**EXERCISE PROMPT**
Go through the lines below and copy each one that holds the string "What".

**DATA FOR THIS EXERCISE**

= = =

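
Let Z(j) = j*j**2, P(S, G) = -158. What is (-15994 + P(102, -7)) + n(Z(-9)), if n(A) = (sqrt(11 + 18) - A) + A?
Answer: -16152 + sqrt(29) ≈ -16147.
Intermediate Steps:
Z(j) = j**3
n(A) = sqrt(29) (n(A) = (sqrt(29) - A) + A = sqrt(29))
(-15994 + P(102, -7)) + n(Z(-9)) = (-15994 - 158) + sqrt(29) = -16152 + sqrt(29)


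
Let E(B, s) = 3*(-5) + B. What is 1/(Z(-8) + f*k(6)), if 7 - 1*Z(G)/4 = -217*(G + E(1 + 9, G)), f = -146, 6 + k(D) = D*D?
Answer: -1/15636 ≈ -6.3955e-5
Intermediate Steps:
k(D) = -6 + D**2 (k(D) = -6 + D*D = -6 + D**2)
E(B, s) = -15 + B
Z(G) = -4312 + 868*G (Z(G) = 28 - (-868)*(G + (-15 + (1 + 9))) = 28 - (-868)*(G + (-15 + 10)) = 28 - (-868)*(G - 5) = 28 - (-868)*(-5 + G) = 28 - 4*(1085 - 217*G) = 28 + (-4340 + 868*G) = -4312 + 868*G)
1/(Z(-8) + f*k(6)) = 1/((-4312 + 868*(-8)) - 146*(-6 + 6**2)) = 1/((-4312 - 6944) - 146*(-6 + 36)) = 1/(-11256 - 146*30) = 1/(-11256 - 4380) = 1/(-15636) = -1/15636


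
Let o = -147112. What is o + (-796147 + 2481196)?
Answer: 1537937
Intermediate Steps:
o + (-796147 + 2481196) = -147112 + (-796147 + 2481196) = -147112 + 1685049 = 1537937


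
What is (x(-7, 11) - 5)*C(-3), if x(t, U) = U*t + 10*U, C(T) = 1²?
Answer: 28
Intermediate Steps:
C(T) = 1
x(t, U) = 10*U + U*t
(x(-7, 11) - 5)*C(-3) = (11*(10 - 7) - 5)*1 = (11*3 - 5)*1 = (33 - 5)*1 = 28*1 = 28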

= = =

**TASK SOLUTION**
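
Let Z(j) = j*j**2, P(S, G) = -158. What is (-15994 + P(102, -7)) + n(Z(-9)), if n(A) = (sqrt(11 + 18) - A) + A?
Let E(B, s) = 3*(-5) + B. What is 1/(Z(-8) + f*k(6)), if 7 - 1*Z(G)/4 = -217*(G + E(1 + 9, G)), f = -146, 6 + k(D) = D*D?
Let o = -147112. What is o + (-796147 + 2481196)?
What is (x(-7, 11) - 5)*C(-3), if x(t, U) = U*t + 10*U, C(T) = 1²?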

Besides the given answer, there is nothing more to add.